* Prompt *
Below are some entries; set them all down exactly.

Stored data entries
%%

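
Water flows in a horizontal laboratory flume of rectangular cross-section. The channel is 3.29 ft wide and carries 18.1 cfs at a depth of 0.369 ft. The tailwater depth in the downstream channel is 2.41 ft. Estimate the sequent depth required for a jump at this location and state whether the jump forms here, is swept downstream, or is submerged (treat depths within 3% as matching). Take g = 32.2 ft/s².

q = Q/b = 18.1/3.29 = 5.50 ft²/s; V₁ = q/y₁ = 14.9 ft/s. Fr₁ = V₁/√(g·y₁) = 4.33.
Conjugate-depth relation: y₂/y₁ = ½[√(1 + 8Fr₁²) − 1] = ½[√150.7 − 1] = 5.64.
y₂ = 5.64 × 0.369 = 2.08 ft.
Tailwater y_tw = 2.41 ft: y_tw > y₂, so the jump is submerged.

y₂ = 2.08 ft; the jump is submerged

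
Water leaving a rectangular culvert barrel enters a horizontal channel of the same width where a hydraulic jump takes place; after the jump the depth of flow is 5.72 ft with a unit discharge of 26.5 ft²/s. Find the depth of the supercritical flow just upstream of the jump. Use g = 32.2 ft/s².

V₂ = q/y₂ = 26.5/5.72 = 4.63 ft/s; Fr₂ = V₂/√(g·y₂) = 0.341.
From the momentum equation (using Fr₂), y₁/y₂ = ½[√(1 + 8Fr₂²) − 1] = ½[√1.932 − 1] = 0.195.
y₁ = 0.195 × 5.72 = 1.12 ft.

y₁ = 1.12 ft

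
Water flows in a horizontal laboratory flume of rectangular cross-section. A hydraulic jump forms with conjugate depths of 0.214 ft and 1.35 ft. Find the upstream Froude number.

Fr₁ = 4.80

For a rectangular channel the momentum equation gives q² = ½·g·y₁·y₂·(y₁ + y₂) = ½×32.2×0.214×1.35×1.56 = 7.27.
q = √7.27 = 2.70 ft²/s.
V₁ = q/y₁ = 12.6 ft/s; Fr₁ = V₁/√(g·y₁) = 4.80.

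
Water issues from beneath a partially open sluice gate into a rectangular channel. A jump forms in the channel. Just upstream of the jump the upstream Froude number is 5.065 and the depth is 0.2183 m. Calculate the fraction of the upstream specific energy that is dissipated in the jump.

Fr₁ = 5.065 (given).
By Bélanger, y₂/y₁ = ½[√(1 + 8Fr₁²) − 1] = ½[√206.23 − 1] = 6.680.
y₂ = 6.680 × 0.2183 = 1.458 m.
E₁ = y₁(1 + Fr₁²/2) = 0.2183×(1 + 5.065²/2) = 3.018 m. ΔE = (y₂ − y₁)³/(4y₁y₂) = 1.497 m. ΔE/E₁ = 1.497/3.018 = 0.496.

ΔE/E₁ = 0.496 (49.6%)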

%%

* Solution for this problem *
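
Water flows in a horizontal laboratory flume of rectangular cross-section. The channel is 3.29 ft wide and carries 18.1 cfs at a depth of 0.369 ft. The tailwater depth in the downstream channel is 2.41 ft. Estimate the sequent depth required for a jump at this location and state whether the jump forms here, is swept downstream, or is submerged (treat depths within 3% as matching). Take g = 32.2 ft/s².

q = Q/b = 18.1/3.29 = 5.50 ft²/s; V₁ = q/y₁ = 14.9 ft/s. Fr₁ = V₁/√(g·y₁) = 4.33.
Conjugate-depth relation: y₂/y₁ = ½[√(1 + 8Fr₁²) − 1] = ½[√150.7 − 1] = 5.64.
y₂ = 5.64 × 0.369 = 2.08 ft.
Tailwater y_tw = 2.41 ft: y_tw > y₂, so the jump is submerged.

y₂ = 2.08 ft; the jump is submerged

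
Water leaving a rectangular culvert barrel enters a horizontal channel of the same width where a hydraulic jump takes place; after the jump the depth of flow is 5.72 ft with a unit discharge of 26.5 ft²/s. Find the depth of the supercritical flow just upstream of the jump. Use g = 32.2 ft/s².

V₂ = q/y₂ = 26.5/5.72 = 4.63 ft/s; Fr₂ = V₂/√(g·y₂) = 0.341.
From the momentum equation (using Fr₂), y₁/y₂ = ½[√(1 + 8Fr₂²) − 1] = ½[√1.932 − 1] = 0.195.
y₁ = 0.195 × 5.72 = 1.12 ft.

y₁ = 1.12 ft

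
Water flows in a horizontal laboratory flume of rectangular cross-section. A hydraulic jump forms with conjugate depths of 0.214 ft and 1.35 ft. Find the upstream Froude number.

Fr₁ = 4.80

For a rectangular channel the momentum equation gives q² = ½·g·y₁·y₂·(y₁ + y₂) = ½×32.2×0.214×1.35×1.56 = 7.27.
q = √7.27 = 2.70 ft²/s.
V₁ = q/y₁ = 12.6 ft/s; Fr₁ = V₁/√(g·y₁) = 4.80.

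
Water issues from beneath a partially open sluice gate into a rectangular channel. A jump forms in the channel. Just upstream of the jump the upstream Froude number is 5.065 and the depth is 0.2183 m. Calculate the fraction of the upstream specific energy that is dissipated in the jump.

Fr₁ = 5.065 (given).
By Bélanger, y₂/y₁ = ½[√(1 + 8Fr₁²) − 1] = ½[√206.23 − 1] = 6.680.
y₂ = 6.680 × 0.2183 = 1.458 m.
E₁ = y₁(1 + Fr₁²/2) = 0.2183×(1 + 5.065²/2) = 3.018 m. ΔE = (y₂ − y₁)³/(4y₁y₂) = 1.497 m. ΔE/E₁ = 1.497/3.018 = 0.496.

ΔE/E₁ = 0.496 (49.6%)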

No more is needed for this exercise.